━━━ Provided data ━━━

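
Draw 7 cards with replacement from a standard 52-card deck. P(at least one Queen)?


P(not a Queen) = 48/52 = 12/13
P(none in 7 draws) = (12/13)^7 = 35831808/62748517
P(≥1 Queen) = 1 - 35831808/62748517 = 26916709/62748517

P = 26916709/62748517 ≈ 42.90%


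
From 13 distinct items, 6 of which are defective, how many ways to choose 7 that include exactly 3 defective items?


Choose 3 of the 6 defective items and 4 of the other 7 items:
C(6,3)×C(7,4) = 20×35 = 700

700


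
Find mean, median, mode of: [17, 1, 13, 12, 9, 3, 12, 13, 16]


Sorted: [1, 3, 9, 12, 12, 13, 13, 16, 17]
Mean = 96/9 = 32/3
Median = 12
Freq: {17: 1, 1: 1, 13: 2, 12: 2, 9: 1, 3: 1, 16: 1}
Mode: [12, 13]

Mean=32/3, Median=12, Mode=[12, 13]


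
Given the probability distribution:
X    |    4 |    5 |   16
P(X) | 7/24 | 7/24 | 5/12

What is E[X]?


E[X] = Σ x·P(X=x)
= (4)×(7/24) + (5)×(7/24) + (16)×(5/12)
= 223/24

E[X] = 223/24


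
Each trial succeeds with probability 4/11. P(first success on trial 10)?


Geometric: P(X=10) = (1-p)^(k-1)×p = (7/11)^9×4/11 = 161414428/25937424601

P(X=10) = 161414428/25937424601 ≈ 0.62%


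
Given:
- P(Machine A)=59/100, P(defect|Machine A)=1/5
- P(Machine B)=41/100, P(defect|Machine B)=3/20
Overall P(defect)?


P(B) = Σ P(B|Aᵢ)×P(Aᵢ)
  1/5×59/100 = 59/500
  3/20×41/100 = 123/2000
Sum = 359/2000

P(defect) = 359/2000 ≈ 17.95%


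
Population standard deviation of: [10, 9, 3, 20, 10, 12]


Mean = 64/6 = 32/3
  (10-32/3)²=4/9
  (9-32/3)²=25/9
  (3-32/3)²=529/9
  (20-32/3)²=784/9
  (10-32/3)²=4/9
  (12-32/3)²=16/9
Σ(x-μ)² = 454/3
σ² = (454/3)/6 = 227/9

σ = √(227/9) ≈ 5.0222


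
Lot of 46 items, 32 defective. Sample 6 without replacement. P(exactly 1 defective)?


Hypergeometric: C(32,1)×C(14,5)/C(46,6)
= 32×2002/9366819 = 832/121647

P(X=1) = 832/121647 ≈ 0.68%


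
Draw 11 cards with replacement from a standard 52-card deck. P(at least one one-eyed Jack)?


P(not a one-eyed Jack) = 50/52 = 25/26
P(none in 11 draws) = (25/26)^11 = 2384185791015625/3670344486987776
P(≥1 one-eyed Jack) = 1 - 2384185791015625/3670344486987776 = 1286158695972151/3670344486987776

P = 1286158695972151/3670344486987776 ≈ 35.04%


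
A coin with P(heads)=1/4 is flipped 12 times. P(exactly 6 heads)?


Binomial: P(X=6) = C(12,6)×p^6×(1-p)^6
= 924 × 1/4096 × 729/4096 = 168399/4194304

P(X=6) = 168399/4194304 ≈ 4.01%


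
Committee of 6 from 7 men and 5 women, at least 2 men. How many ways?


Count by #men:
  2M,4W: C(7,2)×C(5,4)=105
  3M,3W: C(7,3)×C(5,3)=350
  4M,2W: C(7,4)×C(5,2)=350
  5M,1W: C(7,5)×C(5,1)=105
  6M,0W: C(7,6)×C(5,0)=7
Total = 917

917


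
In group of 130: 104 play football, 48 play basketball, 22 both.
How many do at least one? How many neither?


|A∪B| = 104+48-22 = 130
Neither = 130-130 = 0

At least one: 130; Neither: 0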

━━━
━━━ Provided data ━━━

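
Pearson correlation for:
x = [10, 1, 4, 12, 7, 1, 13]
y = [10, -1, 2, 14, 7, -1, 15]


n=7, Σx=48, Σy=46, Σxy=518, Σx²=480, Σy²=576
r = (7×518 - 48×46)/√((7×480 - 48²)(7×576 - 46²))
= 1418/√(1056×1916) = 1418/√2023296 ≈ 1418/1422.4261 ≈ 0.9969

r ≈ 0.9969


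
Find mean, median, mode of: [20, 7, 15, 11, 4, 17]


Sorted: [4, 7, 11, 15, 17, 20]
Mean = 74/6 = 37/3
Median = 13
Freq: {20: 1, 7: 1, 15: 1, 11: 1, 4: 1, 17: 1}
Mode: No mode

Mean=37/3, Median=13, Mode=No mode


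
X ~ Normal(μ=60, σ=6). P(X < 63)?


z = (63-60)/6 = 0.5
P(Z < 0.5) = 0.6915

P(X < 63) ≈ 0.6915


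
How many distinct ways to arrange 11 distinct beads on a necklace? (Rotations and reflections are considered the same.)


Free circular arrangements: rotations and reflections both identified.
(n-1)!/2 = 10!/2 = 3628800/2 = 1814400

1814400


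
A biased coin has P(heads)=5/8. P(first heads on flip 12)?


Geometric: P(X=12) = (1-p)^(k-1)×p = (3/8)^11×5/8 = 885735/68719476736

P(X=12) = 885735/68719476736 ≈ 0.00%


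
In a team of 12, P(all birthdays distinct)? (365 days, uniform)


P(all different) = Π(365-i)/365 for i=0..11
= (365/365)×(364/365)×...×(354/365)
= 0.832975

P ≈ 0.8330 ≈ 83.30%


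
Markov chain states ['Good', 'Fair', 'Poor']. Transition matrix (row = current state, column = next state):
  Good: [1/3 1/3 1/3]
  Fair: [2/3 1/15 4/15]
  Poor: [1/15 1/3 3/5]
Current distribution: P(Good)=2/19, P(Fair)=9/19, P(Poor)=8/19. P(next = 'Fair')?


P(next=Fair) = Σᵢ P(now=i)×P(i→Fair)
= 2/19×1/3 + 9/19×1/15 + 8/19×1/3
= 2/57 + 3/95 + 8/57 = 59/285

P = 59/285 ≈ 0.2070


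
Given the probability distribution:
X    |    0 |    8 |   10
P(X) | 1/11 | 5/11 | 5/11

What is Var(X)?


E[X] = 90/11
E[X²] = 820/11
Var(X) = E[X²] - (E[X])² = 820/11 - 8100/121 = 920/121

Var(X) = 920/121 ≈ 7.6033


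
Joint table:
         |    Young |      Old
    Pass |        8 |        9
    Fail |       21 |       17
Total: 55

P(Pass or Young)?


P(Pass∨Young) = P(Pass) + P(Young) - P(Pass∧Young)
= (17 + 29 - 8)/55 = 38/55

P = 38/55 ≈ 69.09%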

━━━
━━━ Provided data ━━━

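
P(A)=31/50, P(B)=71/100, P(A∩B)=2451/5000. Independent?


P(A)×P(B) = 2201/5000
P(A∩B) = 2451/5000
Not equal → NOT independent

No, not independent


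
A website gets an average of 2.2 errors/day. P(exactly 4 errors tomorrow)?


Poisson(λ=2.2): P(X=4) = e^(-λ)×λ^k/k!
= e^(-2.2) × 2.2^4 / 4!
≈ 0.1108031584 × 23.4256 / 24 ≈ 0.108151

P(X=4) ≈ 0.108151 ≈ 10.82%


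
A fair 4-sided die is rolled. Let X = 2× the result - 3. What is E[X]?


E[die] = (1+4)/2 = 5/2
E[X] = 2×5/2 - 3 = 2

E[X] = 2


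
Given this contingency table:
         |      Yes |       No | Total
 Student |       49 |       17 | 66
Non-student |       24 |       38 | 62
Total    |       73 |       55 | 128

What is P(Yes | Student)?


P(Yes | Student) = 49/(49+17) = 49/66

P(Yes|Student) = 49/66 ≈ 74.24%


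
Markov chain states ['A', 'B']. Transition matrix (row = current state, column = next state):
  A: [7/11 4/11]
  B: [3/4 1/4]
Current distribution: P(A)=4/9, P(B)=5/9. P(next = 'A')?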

━━━

▶ _Exercise_
In the material above, find the line containing "What is P(Yes | Student)?" and the line containing "Current distribution: P(A)=4/9, P(B)=5/9.", then write out exactly those two lines and every line between them, and nothing more.

▶ _Response area_
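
What is P(Yes | Student)?


P(Yes | Student) = 49/(49+17) = 49/66

P(Yes|Student) = 49/66 ≈ 74.24%


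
Markov chain states ['A', 'B']. Transition matrix (row = current state, column = next state):
  A: [7/11 4/11]
  B: [3/4 1/4]
Current distribution: P(A)=4/9, P(B)=5/9. P(next = 'A')?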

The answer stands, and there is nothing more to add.